--- What needs to be done ---
Output only the line that contains "In 1996, a mid-sized" and the lines after it, all verbatim, through the last one below.

--- Data for the task ---
......

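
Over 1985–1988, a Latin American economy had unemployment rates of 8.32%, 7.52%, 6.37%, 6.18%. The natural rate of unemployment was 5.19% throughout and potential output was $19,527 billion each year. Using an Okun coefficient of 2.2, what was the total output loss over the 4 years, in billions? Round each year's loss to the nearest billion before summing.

Year 1985: gap = -2.2 × (8.32 - 5.19) = -6.886%, loss ≈ 19527 × 6.886/100 ≈ 1345.
Year 1986: gap = -2.2 × (7.52 - 5.19) = -5.126%, loss ≈ 19527 × 5.126/100 ≈ 1001.
Year 1987: gap = -2.2 × (6.37 - 5.19) = -2.596%, loss ≈ 19527 × 2.596/100 ≈ 507.
Year 1988: gap = -2.2 × (6.18 - 5.19) = -2.178%, loss ≈ 19527 × 2.178/100 ≈ 425.
Total lost output = 1345 + 1001 + 507 + 425 = 3278 billion.

$3,278 billion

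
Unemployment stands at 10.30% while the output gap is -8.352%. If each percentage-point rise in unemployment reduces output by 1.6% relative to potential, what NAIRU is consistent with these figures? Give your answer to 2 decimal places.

From Okun's law, u - u* = -(output gap)/β = -(-8.352)/1.6 = 5.22 points.
So u* = 10.3 - 5.22 = 5.08%.

5.08%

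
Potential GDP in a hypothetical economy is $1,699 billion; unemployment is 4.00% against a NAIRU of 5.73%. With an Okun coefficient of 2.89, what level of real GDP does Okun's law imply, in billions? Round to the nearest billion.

Unemployment gap = 4 - 5.73 = -1.73 points, so the output gap is -2.89 × (-1.73) = 4.9997%.
Actual GDP = 1699 × (1 + 4.9997/100) = 1699 × 1.049997 ≈ 1784 billion.

$1,784 billion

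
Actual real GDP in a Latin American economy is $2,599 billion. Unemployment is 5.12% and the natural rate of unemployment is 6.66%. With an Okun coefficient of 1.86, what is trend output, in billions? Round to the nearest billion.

$2,527 billion

Unemployment gap = 5.12 - 6.66 = -1.54 points, so output gap = -1.86 × (-1.54) = 2.8644%.
Since Y = Y* × (1 + gap/100), Y* = 2599/1.028644 ≈ 2527 billion.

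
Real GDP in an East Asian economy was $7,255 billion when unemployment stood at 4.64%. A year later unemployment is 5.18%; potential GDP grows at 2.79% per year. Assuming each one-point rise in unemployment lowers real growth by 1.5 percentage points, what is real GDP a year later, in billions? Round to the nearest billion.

$7,399 billion

Δu = 5.18 - 4.64 = 0.54 points.
Okun's law (growth form): g_Y = g_Y* - β × Δu = 2.79 - 1.5 × (0.54) = 2.79 - 0.81 = 1.98%.
Real GDP in the next year = 7255 × (1 + 1.98/100) = 7255 × 1.0198 ≈ 7399 billion.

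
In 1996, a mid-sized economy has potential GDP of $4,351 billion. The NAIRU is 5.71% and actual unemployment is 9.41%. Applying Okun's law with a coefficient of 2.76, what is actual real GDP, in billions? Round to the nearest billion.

Unemployment gap = 9.41 - 5.71 = 3.7 points, so the output gap is -2.76 × 3.7 = -10.212%.
Actual GDP = 4351 × (1 - 10.212/100) = 4351 × 0.89788 ≈ 3907 billion.

$3,907 billion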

......

--- Solution to the exercise ---
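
In 1996, a mid-sized economy has potential GDP of $4,351 billion. The NAIRU is 5.71% and actual unemployment is 9.41%. Applying Okun's law with a coefficient of 2.76, what is actual real GDP, in billions? Round to the nearest billion.

Unemployment gap = 9.41 - 5.71 = 3.7 points, so the output gap is -2.76 × 3.7 = -10.212%.
Actual GDP = 4351 × (1 - 10.212/100) = 4351 × 0.89788 ≈ 3907 billion.

$3,907 billion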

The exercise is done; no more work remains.